YOUR GOAL: Could you set down every record below exactly as it appears?

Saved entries

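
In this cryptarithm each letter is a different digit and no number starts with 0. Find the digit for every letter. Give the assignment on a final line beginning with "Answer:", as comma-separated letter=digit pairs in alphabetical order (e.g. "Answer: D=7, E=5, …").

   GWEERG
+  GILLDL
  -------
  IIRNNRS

Step 1. [I] I is the leading digit of a 7-digit sum of two 6-digit numbers; the final carry is exactly 1 ⇒ I=1.
Step 2. [col 1: G + L ≡ S (mod 10)] several values work for S in column 1 (G + L ≡ S (mod 10), carry-in 0); try S=2. So S=2.
Step 3. [col 1: G + L ≡ S (mod 10)] no forcing yet in column 1 (carry-in 0); G=5 is free and consistent — try it, so G=5.
Step 4. [col 1: G + L ≡ S (mod 10)] column 1 reads G+L+carry(0)=S with G=5, S=2; with digits 1,2,5 already taken and all letters distinct, the only value for L is 7 ⇒ L=7.
Step 5. [col 2: R + D ≡ R (mod 10)] from column 2 (nothing yet, carry-in 1, digits 1,2,5,7 already taken and all letters distinct): D must equal 9, so D=9.
Step 6. [col 2: R + D ≡ R (mod 10)] no forcing yet in column 2 (carry-in 1); R=0 is free and consistent — try it. So R=0.
Step 7. [col 3: E + L ≡ N (mod 10)] several values work for N in column 3 (E + L ≡ N (mod 10), carry-in 1); try N=4 ⇒ N=4.
Step 8. [col 3: E + L ≡ N (mod 10)] column 3: given L=7, N=4, carry-in 1, and digits 0,1,2,4,5,7,9 already taken and all letters distinct, E+L≡N (mod 10) forces E=6, so E=6.
Step 9. [col 5: W + I ≡ R (mod 10)] column 5 reads W+I+carry(1)=R with I=1, R=0; with digits 0,1,2,4,5,6,7,9 already taken and all letters distinct, the only value for W is 8, so W=8.

Answer: D=9, E=6, G=5, I=1, L=7, N=4, R=0, S=2, W=8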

RESPONSE TO THIS TASK:
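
In this cryptarithm each letter is a different digit and no number starts with 0. Find the digit for every letter. Give the assignment on a final line beginning with "Answer:", as comma-separated letter=digit pairs in alphabetical order (e.g. "Answer: D=7, E=5, …").

   GWEERG
+  GILLDL
  -------
  IIRNNRS

Step 1. [I] I is the leading digit of a 7-digit sum of two 6-digit numbers; the final carry is exactly 1 ⇒ I=1.
Step 2. [col 1: G + L ≡ S (mod 10)] several values work for S in column 1 (G + L ≡ S (mod 10), carry-in 0); try S=2. So S=2.
Step 3. [col 1: G + L ≡ S (mod 10)] no forcing yet in column 1 (carry-in 0); G=5 is free and consistent — try it, so G=5.
Step 4. [col 1: G + L ≡ S (mod 10)] column 1 reads G+L+carry(0)=S with G=5, S=2; with digits 1,2,5 already taken and all letters distinct, the only value for L is 7 ⇒ L=7.
Step 5. [col 2: R + D ≡ R (mod 10)] from column 2 (nothing yet, carry-in 1, digits 1,2,5,7 already taken and all letters distinct): D must equal 9, so D=9.
Step 6. [col 2: R + D ≡ R (mod 10)] no forcing yet in column 2 (carry-in 1); R=0 is free and consistent — try it. So R=0.
Step 7. [col 3: E + L ≡ N (mod 10)] several values work for N in column 3 (E + L ≡ N (mod 10), carry-in 1); try N=4 ⇒ N=4.
Step 8. [col 3: E + L ≡ N (mod 10)] column 3: given L=7, N=4, carry-in 1, and digits 0,1,2,4,5,7,9 already taken and all letters distinct, E+L≡N (mod 10) forces E=6, so E=6.
Step 9. [col 5: W + I ≡ R (mod 10)] column 5 reads W+I+carry(1)=R with I=1, R=0; with digits 0,1,2,4,5,6,7,9 already taken and all letters distinct, the only value for W is 8, so W=8.

Answer: D=9, E=6, G=5, I=1, L=7, N=4, R=0, S=2, W=8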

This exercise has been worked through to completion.